== ABOUT THIS EXERCISE ==
Retype, word for word, every line from the one holding "few translators translated" through the one holding "candidate spreads the" in the entries below, both included, and only those lines.
[Start of Attachment]
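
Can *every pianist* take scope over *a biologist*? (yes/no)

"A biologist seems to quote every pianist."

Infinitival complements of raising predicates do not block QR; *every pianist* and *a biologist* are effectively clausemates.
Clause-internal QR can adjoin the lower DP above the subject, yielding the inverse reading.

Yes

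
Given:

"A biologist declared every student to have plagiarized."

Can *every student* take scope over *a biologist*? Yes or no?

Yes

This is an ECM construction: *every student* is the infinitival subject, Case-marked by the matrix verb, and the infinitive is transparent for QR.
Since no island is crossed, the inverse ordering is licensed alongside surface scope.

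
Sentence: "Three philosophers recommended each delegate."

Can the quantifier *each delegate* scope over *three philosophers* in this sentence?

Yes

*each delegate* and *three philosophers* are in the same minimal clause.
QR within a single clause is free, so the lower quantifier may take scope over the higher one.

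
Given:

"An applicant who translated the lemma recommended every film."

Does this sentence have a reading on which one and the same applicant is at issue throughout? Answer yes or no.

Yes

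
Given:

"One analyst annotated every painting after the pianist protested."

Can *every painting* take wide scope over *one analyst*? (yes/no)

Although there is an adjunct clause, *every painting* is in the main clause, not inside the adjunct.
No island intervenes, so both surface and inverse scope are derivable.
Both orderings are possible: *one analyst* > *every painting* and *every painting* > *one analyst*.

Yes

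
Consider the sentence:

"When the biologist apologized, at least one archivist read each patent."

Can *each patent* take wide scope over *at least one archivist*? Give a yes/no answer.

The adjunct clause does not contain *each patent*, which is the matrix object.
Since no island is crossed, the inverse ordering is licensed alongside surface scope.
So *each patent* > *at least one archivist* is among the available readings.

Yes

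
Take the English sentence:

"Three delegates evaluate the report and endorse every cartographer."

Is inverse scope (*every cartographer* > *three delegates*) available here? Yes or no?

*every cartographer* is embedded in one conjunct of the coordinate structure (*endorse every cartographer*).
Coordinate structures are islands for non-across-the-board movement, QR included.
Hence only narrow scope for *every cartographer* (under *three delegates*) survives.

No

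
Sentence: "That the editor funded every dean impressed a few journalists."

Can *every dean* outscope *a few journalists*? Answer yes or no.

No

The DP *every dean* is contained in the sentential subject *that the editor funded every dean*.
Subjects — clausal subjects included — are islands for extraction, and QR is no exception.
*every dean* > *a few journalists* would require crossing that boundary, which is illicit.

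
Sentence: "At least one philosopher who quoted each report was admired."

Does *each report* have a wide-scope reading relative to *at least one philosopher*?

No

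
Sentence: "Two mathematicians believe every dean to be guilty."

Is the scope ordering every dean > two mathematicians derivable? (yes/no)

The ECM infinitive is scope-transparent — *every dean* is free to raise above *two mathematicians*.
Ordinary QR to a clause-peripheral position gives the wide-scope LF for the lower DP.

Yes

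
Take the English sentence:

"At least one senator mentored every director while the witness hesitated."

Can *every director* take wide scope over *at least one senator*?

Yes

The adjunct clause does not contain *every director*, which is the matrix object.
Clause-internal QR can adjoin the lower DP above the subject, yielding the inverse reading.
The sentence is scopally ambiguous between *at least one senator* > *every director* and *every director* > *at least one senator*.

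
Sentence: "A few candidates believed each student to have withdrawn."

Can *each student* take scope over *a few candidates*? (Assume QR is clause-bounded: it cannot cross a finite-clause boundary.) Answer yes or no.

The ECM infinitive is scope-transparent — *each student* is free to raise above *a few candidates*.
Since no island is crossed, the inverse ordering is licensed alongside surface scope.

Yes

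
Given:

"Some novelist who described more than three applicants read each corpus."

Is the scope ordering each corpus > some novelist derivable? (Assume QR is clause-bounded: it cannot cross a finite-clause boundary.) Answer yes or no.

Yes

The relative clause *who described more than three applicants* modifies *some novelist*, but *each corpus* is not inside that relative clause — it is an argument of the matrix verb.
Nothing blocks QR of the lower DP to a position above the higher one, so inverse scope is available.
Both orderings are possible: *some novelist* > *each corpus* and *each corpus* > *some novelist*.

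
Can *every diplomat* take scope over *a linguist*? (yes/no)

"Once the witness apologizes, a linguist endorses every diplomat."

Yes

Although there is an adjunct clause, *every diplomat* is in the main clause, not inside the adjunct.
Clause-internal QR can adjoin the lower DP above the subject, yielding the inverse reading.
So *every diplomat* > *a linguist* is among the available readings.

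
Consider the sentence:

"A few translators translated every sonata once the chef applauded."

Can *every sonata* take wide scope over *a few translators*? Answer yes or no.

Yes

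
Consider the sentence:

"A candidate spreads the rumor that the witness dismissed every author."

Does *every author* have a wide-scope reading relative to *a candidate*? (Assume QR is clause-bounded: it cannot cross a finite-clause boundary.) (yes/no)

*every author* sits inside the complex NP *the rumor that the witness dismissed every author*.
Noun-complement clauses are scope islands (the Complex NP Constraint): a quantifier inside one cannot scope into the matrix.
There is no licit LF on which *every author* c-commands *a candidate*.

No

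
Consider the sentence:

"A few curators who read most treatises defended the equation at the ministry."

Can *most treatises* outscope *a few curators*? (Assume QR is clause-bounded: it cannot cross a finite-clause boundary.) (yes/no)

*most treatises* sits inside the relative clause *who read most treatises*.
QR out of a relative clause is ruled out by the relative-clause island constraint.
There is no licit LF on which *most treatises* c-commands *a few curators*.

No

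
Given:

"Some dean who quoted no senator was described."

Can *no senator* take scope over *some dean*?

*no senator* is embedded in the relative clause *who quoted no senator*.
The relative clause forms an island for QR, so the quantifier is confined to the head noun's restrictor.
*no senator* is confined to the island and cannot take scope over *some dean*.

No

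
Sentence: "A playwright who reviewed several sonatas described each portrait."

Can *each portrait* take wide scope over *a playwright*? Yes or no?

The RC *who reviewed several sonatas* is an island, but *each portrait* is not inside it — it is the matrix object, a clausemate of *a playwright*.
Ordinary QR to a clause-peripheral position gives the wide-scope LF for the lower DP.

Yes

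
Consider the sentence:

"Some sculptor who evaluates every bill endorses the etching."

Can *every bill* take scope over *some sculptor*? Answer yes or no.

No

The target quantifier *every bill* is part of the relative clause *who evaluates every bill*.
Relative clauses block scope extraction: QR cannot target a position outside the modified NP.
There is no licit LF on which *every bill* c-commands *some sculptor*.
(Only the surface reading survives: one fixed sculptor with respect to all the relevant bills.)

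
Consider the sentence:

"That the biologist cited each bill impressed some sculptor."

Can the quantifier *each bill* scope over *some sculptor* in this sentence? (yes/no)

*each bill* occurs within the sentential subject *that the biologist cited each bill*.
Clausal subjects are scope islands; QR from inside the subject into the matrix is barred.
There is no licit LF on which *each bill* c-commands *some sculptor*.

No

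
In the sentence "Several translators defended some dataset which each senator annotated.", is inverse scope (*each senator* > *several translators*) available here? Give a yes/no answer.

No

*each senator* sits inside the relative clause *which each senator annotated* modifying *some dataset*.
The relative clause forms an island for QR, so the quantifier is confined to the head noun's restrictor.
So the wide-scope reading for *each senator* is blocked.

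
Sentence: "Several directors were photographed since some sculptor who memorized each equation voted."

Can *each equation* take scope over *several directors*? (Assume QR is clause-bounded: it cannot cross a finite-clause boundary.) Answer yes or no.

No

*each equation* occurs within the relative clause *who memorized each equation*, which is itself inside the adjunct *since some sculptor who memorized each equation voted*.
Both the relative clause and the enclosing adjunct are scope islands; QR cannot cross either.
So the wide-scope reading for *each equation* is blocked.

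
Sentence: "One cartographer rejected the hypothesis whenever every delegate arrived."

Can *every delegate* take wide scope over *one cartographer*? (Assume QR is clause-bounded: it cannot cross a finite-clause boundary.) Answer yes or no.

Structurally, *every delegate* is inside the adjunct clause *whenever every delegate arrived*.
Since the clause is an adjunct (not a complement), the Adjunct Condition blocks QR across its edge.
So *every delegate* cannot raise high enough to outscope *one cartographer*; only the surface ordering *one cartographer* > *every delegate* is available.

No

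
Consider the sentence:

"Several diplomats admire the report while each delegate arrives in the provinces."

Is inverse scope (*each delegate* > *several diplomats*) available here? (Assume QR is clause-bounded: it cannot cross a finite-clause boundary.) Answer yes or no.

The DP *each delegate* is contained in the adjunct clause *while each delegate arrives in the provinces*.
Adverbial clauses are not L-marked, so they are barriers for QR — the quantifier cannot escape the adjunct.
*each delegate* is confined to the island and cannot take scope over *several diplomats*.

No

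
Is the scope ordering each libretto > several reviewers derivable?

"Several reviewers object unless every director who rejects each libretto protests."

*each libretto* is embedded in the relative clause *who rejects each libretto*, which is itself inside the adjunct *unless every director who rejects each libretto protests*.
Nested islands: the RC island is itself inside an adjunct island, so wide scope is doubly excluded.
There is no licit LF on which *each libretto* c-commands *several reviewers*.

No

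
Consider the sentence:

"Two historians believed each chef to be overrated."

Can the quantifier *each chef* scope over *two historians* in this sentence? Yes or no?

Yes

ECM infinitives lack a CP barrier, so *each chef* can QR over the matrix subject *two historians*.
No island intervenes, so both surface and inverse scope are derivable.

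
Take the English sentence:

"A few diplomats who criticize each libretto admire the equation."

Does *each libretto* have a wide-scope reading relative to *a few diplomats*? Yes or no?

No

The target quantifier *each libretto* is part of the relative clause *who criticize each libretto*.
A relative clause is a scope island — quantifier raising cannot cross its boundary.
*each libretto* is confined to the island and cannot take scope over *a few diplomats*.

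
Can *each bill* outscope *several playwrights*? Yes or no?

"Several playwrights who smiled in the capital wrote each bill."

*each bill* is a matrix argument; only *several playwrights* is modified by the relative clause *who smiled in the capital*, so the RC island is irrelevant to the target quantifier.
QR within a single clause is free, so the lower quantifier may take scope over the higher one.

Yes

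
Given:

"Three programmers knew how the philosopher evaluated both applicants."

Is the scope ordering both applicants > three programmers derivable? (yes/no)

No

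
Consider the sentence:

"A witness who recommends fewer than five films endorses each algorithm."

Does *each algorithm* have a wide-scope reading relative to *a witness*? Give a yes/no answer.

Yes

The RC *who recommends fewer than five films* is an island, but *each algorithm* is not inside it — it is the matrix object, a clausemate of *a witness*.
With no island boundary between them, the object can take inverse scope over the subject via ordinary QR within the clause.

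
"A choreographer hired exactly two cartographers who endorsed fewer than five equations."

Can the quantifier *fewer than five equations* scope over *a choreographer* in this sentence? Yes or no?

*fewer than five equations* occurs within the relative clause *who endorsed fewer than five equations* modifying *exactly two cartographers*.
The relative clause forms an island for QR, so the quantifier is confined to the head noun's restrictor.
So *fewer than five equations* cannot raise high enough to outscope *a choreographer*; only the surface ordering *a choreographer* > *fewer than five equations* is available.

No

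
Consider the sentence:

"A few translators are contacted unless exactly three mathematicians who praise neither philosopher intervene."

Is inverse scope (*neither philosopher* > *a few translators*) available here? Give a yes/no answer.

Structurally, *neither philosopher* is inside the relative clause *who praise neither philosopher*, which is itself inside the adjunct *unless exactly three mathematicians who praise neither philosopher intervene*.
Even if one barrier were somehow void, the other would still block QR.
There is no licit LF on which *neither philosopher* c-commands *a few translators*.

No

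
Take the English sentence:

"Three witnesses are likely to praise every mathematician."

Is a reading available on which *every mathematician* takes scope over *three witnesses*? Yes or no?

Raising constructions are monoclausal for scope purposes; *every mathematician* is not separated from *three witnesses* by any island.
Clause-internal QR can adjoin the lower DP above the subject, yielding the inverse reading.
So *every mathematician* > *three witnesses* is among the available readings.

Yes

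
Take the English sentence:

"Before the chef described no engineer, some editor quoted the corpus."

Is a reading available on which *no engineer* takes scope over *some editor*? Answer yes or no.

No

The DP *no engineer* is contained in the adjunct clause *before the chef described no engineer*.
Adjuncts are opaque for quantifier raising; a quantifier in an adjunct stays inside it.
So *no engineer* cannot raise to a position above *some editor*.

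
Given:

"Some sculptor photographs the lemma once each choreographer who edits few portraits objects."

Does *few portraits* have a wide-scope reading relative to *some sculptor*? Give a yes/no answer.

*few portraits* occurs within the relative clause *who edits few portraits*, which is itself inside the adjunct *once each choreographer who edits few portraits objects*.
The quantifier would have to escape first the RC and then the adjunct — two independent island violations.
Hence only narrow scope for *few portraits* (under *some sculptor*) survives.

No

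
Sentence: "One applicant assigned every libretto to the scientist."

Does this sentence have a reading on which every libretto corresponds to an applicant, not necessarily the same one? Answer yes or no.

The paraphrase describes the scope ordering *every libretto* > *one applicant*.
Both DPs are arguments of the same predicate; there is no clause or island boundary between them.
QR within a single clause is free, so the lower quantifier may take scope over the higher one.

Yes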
[End of Attachment]
== WRITTEN RESPONSE ==
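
"A few translators translated every sonata once the chef applauded."

Can *every sonata* take wide scope over *a few translators*? Answer yes or no.

Yes

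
Consider the sentence:

"A candidate spreads the rumor that the witness dismissed every author."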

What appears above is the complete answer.